Required work
Exactly the lines starting at the line containing "best = float('inf')" and ending at the line containing "best = min(best, 1" are to be written out from the listing below, both included.

Excerpted data
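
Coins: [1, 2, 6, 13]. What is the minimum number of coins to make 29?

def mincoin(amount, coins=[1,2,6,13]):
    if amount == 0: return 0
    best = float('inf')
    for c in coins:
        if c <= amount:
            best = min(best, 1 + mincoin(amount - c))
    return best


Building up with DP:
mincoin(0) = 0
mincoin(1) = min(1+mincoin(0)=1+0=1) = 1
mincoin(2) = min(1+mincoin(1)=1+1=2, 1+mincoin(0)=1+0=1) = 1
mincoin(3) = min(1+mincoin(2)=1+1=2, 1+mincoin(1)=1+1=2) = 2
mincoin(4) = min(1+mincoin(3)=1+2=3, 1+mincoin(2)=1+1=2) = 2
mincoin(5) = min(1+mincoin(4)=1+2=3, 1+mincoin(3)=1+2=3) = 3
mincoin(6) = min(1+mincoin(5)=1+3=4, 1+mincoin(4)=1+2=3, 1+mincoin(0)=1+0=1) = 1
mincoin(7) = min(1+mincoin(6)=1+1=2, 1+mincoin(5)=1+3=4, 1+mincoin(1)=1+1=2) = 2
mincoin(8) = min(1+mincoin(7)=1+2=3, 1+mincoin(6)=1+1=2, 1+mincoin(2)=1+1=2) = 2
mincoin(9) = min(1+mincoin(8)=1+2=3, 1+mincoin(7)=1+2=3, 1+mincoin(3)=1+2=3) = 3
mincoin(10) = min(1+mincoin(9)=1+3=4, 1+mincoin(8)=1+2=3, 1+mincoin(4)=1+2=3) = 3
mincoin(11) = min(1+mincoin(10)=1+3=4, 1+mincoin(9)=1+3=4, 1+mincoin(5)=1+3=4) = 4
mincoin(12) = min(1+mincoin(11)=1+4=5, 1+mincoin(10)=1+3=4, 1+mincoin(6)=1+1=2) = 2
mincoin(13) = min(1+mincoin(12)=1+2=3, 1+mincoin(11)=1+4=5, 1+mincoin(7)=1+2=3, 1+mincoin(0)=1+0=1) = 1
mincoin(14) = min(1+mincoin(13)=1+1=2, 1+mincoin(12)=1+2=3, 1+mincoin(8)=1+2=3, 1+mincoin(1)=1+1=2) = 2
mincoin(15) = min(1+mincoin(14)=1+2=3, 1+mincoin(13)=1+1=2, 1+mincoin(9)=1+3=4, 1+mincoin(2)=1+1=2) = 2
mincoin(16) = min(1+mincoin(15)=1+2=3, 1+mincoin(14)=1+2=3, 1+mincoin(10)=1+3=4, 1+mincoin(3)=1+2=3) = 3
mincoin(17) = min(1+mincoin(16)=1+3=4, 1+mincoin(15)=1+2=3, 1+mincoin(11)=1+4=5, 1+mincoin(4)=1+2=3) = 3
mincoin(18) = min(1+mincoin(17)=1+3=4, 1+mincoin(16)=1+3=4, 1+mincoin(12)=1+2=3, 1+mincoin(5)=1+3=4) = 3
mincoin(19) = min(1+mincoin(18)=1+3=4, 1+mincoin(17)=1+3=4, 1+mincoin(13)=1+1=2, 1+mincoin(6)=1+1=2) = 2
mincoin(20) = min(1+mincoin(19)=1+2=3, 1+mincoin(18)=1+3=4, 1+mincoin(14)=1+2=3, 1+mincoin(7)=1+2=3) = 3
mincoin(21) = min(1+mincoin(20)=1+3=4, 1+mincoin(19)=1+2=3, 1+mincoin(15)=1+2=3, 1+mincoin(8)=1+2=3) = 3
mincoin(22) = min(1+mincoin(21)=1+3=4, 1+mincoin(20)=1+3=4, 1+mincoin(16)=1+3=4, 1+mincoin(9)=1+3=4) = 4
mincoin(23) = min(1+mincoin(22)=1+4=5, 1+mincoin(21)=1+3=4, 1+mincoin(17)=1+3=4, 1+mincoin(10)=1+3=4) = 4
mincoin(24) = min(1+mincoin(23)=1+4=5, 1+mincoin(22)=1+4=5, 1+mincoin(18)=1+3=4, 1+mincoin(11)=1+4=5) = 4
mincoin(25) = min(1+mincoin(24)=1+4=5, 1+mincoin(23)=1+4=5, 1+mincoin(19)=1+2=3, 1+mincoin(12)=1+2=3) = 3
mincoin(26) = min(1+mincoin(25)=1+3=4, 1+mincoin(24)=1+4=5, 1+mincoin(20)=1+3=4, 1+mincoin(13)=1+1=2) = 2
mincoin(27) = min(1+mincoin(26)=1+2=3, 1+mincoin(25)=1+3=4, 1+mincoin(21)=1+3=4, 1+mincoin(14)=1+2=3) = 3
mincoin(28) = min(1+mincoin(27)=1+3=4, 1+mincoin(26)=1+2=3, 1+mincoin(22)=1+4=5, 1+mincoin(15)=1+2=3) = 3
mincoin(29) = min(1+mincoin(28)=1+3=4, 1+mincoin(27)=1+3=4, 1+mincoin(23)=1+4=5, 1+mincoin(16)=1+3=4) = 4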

* * *

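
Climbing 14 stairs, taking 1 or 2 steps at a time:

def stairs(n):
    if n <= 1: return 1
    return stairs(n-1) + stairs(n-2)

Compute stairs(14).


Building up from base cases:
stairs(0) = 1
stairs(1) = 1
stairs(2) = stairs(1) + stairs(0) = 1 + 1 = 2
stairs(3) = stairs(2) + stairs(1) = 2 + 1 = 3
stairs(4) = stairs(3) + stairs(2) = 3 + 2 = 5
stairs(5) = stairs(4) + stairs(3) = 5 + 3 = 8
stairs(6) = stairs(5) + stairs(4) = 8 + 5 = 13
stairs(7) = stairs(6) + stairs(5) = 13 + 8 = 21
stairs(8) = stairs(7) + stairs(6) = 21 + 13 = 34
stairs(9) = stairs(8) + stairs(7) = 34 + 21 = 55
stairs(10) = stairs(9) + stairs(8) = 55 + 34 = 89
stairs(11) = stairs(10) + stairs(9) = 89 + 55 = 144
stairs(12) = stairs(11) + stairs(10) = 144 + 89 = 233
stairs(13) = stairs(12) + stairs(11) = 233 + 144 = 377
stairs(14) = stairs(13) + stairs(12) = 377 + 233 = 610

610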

--

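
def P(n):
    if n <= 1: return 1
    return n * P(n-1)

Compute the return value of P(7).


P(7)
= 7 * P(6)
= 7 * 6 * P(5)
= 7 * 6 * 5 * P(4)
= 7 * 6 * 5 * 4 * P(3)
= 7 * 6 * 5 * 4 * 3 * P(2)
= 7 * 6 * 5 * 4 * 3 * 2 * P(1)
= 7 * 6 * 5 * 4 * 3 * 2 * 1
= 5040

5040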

Solution to this task
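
    best = float('inf')
    for c in coins:
        if c <= amount:
            best = min(best, 1 + mincoin(amount - c))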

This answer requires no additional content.